_Assigned task_. Taking the line that contains "Conventions: work in SL(2,C) throughout; the" as the first, copy exactly every line through the last line of the records, and nothing else.
-------
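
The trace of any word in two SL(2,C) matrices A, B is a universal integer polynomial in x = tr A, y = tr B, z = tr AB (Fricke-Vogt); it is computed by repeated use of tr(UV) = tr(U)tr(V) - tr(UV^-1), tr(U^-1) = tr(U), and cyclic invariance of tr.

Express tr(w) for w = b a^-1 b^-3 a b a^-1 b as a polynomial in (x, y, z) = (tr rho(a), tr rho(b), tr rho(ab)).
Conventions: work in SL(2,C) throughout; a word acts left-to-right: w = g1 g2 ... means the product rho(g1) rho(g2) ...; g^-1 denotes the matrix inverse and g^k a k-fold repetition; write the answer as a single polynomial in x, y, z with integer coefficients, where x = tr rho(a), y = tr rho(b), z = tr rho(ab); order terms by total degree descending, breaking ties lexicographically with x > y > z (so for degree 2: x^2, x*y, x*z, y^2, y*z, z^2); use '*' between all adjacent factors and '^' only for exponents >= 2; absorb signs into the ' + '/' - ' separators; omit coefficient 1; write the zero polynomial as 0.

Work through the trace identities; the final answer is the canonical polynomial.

and tr(b^2) = tr(b)*tr(b) - tr(1) = y^2 - 2
tr(b^3) = tr(b)*tr(b^2) - tr(b) = y^3 - 3*y
and tr(a b^2) = tr(b)*tr(a b) - tr(a) = y*z - x
next, tr(a b^3) = tr(b)*tr(a b^2) - tr(a b) = y^2*z - x*y - z
next, tr(b a b^3) = tr(b)*tr(a b^3) - tr(a b^2) = y^3*z - x*y^2 - 2*y*z + x
next, tr(a b a b) = tr(a b)*tr(a b) - tr(1) = z^2 - 2
next, tr(a b a) = tr(a)*tr(b a) - tr(b) = x*z - y
tr(a b a b^2) = tr(b)*tr(a b a b) - tr(a b a) = y*z^2 - x*z - y
tr(b a b^3 a) = tr(b)*tr(a b a b^2) - tr(a b a b) = y^2*z^2 - x*y*z - y^2 - z^2 + 2
and tr(a b^3 a^-1 b) = tr(b a b^3)*tr(a) - tr(b a b^3 a) = x*y^3*z - x^2*y^2 - y^2*z^2 - x*y*z + x^2 + y^2 + z^2 - 2
tr(a b^3 a^-1 b^-1) = tr(a b^3 a^-1)*tr(b) - tr(a b^3 a^-1 b) = -x*y^3*z + x^2*y^2 + y^4 + y^2*z^2 + x*y*z - x^2 - 4*y^2 - z^2 + 2
next, tr(a b^3 a^-1 b^-2) = tr(a b^3 a^-1 b^-1)*tr(b) - tr(a b^3 a^-1) = -x*y^4*z + x^2*y^3 + y^5 + y^3*z^2 + x*y^2*z - x^2*y - 5*y^3 - y*z^2 + 5*y
tr(b^2 a^-1 b^-3 a b) = tr(a b^3 a^-1 b^-2)*tr(b) - tr(a b^3 a^-1 b^-1) = -x*y^5*z + x^2*y^4 + y^6 + y^4*z^2 + 2*x*y^3*z - 2*x^2*y^2 - 6*y^4 - 2*y^2*z^2 - x*y*z + x^2 + 9*y^2 + z^2 - 2
next, tr(a^2 b a b) = tr(a)*tr(b a b a) - tr(b a b) = x*z^2 - y*z - x
next, tr(a^2 b a) = tr(a)*tr(a b a) - tr(a b) = x^2*z - x*y - z
tr(a b a b^2 a) = tr(b)*tr(a^2 b a b) - tr(a^2 b a) = x*y*z^2 - x^2*z - y^2*z + z
tr(a b a b a b) = tr(a b)*tr(a b a b) - tr(a^-1 b^-1) = z^3 - 3*z
next, tr(a b a b^2 a b) = tr(b)*tr(a b a b a b) - tr(a b a b a) = y*z^3 - x*z^2 - 2*y*z + x
tr(a b a b^2 a b^-1) = tr(a b a b^2 a)*tr(b) - tr(a b a b^2 a b) = x*y^2*z^2 - x^2*y*z - y^3*z - y*z^3 + x*z^2 + 3*y*z - x
and tr(b^-2 a b a b^2 a) = tr(a b a b^2 a b^-1)*tr(b) - tr(a b a b^2 a) = x*y^3*z^2 - x^2*y^2*z - y^4*z - y^2*z^3 + x^2*z + 4*y^2*z - x*y - z
tr(b^-2 a b a b^2 a^-1) = tr(b^-2 a b a b^2)*tr(a) - tr(b^-2 a b a b^2 a) = -x*y^3*z^2 + x^2*y^2*z + y^4*z + y^2*z^3 - 4*y^2*z + z
tr(a b a b^2 a^-1 b) = tr(b a b a b^2)*tr(a) - tr(b a b a b^2 a) = x*y^2*z^2 - x^2*y*z - y*z^3 - x*y^2 + 2*y*z + x
tr(b^-1 a b a b^2 a^-1) = tr(a b a b^2 a^-1)*tr(b) - tr(a b a b^2 a^-1 b) = -x*y^2*z^2 + x^2*y*z + y^3*z + y*z^3 - 3*y*z - x
and tr(b^2 a^-1 b^-3 a b a) = tr(b^-2 a b a b^2 a^-1)*tr(b) - tr(b^-2 a b a b^2 a^-1 b) = -x*y^4*z^2 + x^2*y^3*z + y^5*z + y^3*z^3 + x*y^2*z^2 - x^2*y*z - 5*y^3*z - y*z^3 + 4*y*z + x
tr(b a^-1 b^-3 a b a^-1 b) = tr(b^2 a^-1 b^-3 a b)*tr(a) - tr(b^2 a^-1 b^-3 a b a) = -x^2*y^5*z + x^3*y^4 + x*y^6 + 2*x*y^4*z^2 + x^2*y^3*z - y^5*z - y^3*z^3 - 2*x^3*y^2 - 6*x*y^4 - 3*x*y^2*z^2 + 5*y^3*z + y*z^3 + x^3 + 9*x*y^2 + x*z^2 - 4*y*z - 3*x

-x^2*y^5*z + x^3*y^4 + x*y^6 + 2*x*y^4*z^2 + x^2*y^3*z - y^5*z - y^3*z^3 - 2*x^3*y^2 - 6*x*y^4 - 3*x*y^2*z^2 + 5*y^3*z + y*z^3 + x^3 + 9*x*y^2 + x*z^2 - 4*y*z - 3*x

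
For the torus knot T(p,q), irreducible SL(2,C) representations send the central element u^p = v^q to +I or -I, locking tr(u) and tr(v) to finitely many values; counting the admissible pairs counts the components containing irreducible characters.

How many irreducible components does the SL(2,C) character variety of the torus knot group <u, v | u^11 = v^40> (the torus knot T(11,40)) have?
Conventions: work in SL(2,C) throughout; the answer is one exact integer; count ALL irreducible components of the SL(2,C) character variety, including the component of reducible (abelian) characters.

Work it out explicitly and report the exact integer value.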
-------
_Task output_.
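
Conventions: work in SL(2,C) throughout; the answer is one exact integer; count ALL irreducible components of the SL(2,C) character variety, including the component of reducible (abelian) characters.

Work it out explicitly and report the exact integer value.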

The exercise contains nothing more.